═════ The data
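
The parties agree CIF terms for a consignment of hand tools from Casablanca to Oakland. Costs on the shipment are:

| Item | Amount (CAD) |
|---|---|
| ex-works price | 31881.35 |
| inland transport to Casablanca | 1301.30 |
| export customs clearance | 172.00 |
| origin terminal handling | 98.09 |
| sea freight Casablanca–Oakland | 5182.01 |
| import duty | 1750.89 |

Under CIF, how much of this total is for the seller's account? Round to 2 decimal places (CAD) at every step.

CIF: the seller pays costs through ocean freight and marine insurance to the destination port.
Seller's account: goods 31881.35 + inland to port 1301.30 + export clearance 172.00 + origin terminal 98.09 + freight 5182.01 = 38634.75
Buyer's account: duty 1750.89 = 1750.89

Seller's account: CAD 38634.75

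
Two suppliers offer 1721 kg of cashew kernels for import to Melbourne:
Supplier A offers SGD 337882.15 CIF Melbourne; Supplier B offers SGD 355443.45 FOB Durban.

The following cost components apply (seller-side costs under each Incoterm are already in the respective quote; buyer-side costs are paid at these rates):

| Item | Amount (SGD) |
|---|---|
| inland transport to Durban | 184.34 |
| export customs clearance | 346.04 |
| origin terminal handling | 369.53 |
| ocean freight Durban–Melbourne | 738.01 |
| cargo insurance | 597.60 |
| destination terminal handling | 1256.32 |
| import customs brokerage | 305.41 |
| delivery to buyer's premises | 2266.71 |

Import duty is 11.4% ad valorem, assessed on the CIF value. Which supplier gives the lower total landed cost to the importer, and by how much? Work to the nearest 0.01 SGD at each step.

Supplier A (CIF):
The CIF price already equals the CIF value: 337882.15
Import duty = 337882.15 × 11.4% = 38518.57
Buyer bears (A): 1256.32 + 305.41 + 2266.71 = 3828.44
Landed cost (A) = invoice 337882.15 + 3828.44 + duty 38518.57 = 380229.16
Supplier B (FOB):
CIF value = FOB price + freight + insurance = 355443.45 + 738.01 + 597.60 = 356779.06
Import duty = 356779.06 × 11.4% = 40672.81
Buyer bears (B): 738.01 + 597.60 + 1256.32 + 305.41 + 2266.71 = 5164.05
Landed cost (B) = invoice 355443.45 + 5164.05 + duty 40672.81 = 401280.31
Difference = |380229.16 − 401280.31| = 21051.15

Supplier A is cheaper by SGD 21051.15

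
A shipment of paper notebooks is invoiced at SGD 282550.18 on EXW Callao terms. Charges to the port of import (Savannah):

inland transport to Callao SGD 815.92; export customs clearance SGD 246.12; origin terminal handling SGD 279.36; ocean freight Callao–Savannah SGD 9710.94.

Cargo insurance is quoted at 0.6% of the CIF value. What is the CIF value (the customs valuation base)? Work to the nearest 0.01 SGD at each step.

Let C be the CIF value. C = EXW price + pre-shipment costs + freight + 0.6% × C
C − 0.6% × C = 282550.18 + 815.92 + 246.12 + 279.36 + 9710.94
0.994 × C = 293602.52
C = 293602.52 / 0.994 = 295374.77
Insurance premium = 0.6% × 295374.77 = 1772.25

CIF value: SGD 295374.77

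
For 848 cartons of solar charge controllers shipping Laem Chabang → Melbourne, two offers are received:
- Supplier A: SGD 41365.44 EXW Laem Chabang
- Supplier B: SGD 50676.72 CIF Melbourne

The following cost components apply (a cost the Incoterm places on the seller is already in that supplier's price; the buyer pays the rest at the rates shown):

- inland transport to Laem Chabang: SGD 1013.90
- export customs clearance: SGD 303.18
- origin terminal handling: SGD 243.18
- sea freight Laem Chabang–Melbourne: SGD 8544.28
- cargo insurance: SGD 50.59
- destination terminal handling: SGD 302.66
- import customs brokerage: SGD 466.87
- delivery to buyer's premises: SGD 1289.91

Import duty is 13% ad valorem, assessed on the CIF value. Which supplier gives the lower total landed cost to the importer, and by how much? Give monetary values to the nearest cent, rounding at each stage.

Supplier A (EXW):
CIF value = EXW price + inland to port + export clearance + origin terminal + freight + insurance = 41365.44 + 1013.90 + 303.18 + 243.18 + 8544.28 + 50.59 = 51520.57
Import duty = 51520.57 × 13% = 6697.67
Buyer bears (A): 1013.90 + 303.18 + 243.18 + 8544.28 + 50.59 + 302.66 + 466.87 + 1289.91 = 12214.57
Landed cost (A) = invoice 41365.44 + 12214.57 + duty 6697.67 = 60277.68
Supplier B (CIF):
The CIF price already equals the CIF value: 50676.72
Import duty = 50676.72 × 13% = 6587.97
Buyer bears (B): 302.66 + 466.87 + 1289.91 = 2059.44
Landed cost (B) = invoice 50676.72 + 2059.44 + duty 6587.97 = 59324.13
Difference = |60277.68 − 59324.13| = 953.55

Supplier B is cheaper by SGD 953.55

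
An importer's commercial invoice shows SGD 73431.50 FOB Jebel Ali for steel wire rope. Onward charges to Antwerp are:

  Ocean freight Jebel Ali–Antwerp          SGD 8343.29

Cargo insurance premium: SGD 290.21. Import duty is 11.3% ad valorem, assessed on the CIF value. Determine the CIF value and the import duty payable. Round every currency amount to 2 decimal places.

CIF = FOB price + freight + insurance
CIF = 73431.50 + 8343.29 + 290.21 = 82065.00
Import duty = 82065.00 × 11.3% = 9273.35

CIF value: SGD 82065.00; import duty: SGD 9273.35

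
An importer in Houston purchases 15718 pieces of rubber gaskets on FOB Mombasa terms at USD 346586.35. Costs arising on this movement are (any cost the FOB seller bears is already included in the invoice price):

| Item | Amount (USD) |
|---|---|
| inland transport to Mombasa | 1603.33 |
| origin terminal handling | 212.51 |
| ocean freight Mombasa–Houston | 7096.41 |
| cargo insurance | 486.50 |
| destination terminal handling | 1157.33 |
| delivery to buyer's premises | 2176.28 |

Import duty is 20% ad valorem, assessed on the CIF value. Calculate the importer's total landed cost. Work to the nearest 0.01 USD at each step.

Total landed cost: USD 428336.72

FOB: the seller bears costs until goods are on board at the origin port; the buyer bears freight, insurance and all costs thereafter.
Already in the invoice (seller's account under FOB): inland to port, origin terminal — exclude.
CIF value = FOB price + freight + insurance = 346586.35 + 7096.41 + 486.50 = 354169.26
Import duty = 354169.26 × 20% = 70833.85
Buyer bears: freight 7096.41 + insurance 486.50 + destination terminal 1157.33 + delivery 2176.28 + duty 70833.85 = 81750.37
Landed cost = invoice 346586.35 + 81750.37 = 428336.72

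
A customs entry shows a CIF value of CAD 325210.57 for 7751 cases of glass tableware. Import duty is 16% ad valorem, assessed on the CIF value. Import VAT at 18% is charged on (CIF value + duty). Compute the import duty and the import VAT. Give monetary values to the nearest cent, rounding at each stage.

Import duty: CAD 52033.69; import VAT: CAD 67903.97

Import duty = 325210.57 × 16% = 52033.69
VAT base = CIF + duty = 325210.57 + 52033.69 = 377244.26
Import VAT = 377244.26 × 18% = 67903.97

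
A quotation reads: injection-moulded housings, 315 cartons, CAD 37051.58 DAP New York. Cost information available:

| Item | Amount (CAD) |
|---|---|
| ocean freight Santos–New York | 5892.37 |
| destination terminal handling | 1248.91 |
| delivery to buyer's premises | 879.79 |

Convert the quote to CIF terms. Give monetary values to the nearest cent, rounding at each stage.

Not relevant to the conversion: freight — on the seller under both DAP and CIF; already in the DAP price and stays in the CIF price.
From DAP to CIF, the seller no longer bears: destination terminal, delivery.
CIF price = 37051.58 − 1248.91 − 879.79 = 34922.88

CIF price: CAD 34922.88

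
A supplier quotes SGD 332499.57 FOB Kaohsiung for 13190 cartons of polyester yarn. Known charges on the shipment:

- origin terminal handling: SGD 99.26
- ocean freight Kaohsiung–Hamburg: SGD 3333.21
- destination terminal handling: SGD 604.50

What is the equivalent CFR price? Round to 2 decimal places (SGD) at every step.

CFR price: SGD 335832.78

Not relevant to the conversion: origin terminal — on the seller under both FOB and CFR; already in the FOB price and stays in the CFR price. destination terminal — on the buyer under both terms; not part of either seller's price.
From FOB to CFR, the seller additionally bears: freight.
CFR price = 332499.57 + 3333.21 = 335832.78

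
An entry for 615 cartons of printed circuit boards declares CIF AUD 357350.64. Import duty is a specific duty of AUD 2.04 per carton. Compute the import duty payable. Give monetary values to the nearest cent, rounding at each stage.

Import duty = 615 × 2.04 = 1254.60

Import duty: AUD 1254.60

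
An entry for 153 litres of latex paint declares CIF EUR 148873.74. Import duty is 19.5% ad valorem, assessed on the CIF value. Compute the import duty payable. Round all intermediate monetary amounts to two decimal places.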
══════════
__Task to complete__
Set down exactly the lines that begin the records and continue through the line bearing "duty | 1750.89 |"; include both ends.

__Output below__
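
The parties agree CIF terms for a consignment of hand tools from Casablanca to Oakland. Costs on the shipment are:

| Item | Amount (CAD) |
|---|---|
| ex-works price | 31881.35 |
| inland transport to Casablanca | 1301.30 |
| export customs clearance | 172.00 |
| origin terminal handling | 98.09 |
| sea freight Casablanca–Oakland | 5182.01 |
| import duty | 1750.89 |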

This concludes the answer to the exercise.